Required action
Each record must reappear in the answer exactly as it is written.

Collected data
[Start of Attachment]

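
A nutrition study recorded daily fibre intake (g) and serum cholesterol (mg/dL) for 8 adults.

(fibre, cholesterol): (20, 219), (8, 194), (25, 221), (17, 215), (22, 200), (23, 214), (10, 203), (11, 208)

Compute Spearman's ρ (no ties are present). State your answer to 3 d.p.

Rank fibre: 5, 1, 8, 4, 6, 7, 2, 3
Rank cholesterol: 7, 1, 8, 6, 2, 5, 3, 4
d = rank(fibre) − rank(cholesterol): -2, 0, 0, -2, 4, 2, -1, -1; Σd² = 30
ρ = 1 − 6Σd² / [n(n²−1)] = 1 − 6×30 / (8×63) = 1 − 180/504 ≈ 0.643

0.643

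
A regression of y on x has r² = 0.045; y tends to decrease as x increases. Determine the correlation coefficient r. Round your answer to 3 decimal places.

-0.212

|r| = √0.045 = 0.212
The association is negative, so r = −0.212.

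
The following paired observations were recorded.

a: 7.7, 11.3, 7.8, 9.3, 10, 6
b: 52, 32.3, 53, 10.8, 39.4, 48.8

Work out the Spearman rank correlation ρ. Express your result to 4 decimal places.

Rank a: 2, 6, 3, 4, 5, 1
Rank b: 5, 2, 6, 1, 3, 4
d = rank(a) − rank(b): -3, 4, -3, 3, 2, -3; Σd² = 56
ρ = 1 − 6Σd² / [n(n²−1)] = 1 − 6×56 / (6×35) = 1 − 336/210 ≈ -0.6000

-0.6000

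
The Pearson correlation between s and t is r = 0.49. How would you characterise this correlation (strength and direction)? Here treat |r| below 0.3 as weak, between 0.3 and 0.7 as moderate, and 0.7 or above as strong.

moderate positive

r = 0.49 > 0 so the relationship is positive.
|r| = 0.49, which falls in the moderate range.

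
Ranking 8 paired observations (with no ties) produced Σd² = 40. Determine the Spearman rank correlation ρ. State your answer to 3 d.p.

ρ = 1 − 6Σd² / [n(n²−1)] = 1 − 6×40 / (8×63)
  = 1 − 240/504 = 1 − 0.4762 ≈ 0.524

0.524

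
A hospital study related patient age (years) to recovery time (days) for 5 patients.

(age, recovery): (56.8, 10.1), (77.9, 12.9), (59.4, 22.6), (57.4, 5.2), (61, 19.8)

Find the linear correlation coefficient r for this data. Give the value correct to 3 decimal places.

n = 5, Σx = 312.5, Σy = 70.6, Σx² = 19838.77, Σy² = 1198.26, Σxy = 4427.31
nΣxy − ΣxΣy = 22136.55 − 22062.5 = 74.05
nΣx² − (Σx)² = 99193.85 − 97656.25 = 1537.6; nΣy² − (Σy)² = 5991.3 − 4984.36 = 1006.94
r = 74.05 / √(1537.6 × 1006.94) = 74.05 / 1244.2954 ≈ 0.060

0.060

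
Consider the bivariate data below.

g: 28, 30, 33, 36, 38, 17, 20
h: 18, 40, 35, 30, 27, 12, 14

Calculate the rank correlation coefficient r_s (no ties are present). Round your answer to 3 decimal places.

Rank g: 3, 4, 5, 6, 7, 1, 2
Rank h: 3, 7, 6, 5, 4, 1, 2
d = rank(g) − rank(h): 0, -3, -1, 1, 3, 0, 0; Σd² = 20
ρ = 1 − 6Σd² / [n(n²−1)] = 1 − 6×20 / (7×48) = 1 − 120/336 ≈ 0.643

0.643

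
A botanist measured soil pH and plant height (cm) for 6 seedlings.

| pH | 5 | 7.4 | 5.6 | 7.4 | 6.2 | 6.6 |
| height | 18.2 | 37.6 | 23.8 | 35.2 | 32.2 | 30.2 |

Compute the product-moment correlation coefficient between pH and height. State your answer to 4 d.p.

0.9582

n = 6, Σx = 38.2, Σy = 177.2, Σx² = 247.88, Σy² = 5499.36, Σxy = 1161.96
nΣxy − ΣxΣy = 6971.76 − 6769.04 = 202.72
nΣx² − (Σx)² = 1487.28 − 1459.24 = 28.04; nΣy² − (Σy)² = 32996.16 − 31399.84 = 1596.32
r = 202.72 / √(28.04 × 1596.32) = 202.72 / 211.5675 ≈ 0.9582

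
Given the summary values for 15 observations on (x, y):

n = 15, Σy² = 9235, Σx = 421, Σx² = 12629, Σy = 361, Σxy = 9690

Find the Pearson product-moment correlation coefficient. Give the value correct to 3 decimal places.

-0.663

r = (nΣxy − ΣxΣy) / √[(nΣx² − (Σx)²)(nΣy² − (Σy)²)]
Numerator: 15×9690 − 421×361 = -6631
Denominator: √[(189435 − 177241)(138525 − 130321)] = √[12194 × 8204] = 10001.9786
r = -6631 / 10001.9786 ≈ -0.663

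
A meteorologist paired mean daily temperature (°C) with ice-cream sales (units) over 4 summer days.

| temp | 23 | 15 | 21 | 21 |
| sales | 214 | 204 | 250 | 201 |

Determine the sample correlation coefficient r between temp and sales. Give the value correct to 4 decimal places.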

[End of Attachment]

Solution to the exercise
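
A nutrition study recorded daily fibre intake (g) and serum cholesterol (mg/dL) for 8 adults.

(fibre, cholesterol): (20, 219), (8, 194), (25, 221), (17, 215), (22, 200), (23, 214), (10, 203), (11, 208)

Compute Spearman's ρ (no ties are present). State your answer to 3 d.p.

Rank fibre: 5, 1, 8, 4, 6, 7, 2, 3
Rank cholesterol: 7, 1, 8, 6, 2, 5, 3, 4
d = rank(fibre) − rank(cholesterol): -2, 0, 0, -2, 4, 2, -1, -1; Σd² = 30
ρ = 1 − 6Σd² / [n(n²−1)] = 1 − 6×30 / (8×63) = 1 − 180/504 ≈ 0.643

0.643

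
A regression of y on x has r² = 0.045; y tends to decrease as x increases. Determine the correlation coefficient r. Round your answer to 3 decimal places.

-0.212

|r| = √0.045 = 0.212
The association is negative, so r = −0.212.

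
The following paired observations were recorded.

a: 7.7, 11.3, 7.8, 9.3, 10, 6
b: 52, 32.3, 53, 10.8, 39.4, 48.8

Work out the Spearman rank correlation ρ. Express your result to 4 decimal places.

Rank a: 2, 6, 3, 4, 5, 1
Rank b: 5, 2, 6, 1, 3, 4
d = rank(a) − rank(b): -3, 4, -3, 3, 2, -3; Σd² = 56
ρ = 1 − 6Σd² / [n(n²−1)] = 1 − 6×56 / (6×35) = 1 − 336/210 ≈ -0.6000

-0.6000

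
The Pearson correlation between s and t is r = 0.49. How would you characterise this correlation (strength and direction)? Here treat |r| below 0.3 as weak, between 0.3 and 0.7 as moderate, and 0.7 or above as strong.

moderate positive

r = 0.49 > 0 so the relationship is positive.
|r| = 0.49, which falls in the moderate range.

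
Ranking 8 paired observations (with no ties) produced Σd² = 40. Determine the Spearman rank correlation ρ. State your answer to 3 d.p.

ρ = 1 − 6Σd² / [n(n²−1)] = 1 − 6×40 / (8×63)
  = 1 − 240/504 = 1 − 0.4762 ≈ 0.524

0.524

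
A hospital study related patient age (years) to recovery time (days) for 5 patients.

(age, recovery): (56.8, 10.1), (77.9, 12.9), (59.4, 22.6), (57.4, 5.2), (61, 19.8)

Find the linear correlation coefficient r for this data. Give the value correct to 3 decimal places.

n = 5, Σx = 312.5, Σy = 70.6, Σx² = 19838.77, Σy² = 1198.26, Σxy = 4427.31
nΣxy − ΣxΣy = 22136.55 − 22062.5 = 74.05
nΣx² − (Σx)² = 99193.85 − 97656.25 = 1537.6; nΣy² − (Σy)² = 5991.3 − 4984.36 = 1006.94
r = 74.05 / √(1537.6 × 1006.94) = 74.05 / 1244.2954 ≈ 0.060

0.060

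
Consider the bivariate data below.

g: 28, 30, 33, 36, 38, 17, 20
h: 18, 40, 35, 30, 27, 12, 14

Calculate the rank correlation coefficient r_s (no ties are present). Round your answer to 3 decimal places.

Rank g: 3, 4, 5, 6, 7, 1, 2
Rank h: 3, 7, 6, 5, 4, 1, 2
d = rank(g) − rank(h): 0, -3, -1, 1, 3, 0, 0; Σd² = 20
ρ = 1 − 6Σd² / [n(n²−1)] = 1 − 6×20 / (7×48) = 1 − 120/336 ≈ 0.643

0.643

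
A botanist measured soil pH and plant height (cm) for 6 seedlings.

| pH | 5 | 7.4 | 5.6 | 7.4 | 6.2 | 6.6 |
| height | 18.2 | 37.6 | 23.8 | 35.2 | 32.2 | 30.2 |

Compute the product-moment correlation coefficient between pH and height. State your answer to 4 d.p.

0.9582

n = 6, Σx = 38.2, Σy = 177.2, Σx² = 247.88, Σy² = 5499.36, Σxy = 1161.96
nΣxy − ΣxΣy = 6971.76 − 6769.04 = 202.72
nΣx² − (Σx)² = 1487.28 − 1459.24 = 28.04; nΣy² − (Σy)² = 32996.16 − 31399.84 = 1596.32
r = 202.72 / √(28.04 × 1596.32) = 202.72 / 211.5675 ≈ 0.9582

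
Given the summary values for 15 observations on (x, y):

n = 15, Σy² = 9235, Σx = 421, Σx² = 12629, Σy = 361, Σxy = 9690

Find the Pearson product-moment correlation coefficient. Give the value correct to 3 decimal places.

-0.663

r = (nΣxy − ΣxΣy) / √[(nΣx² − (Σx)²)(nΣy² − (Σy)²)]
Numerator: 15×9690 − 421×361 = -6631
Denominator: √[(189435 − 177241)(138525 − 130321)] = √[12194 × 8204] = 10001.9786
r = -6631 / 10001.9786 ≈ -0.663

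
A meteorologist paired mean daily temperature (°C) with ice-cream sales (units) over 4 summer days.

| temp | 23 | 15 | 21 | 21 |
| sales | 214 | 204 | 250 | 201 |

Determine the sample correlation coefficient r between temp and sales. Give the value correct to 4 decimal places.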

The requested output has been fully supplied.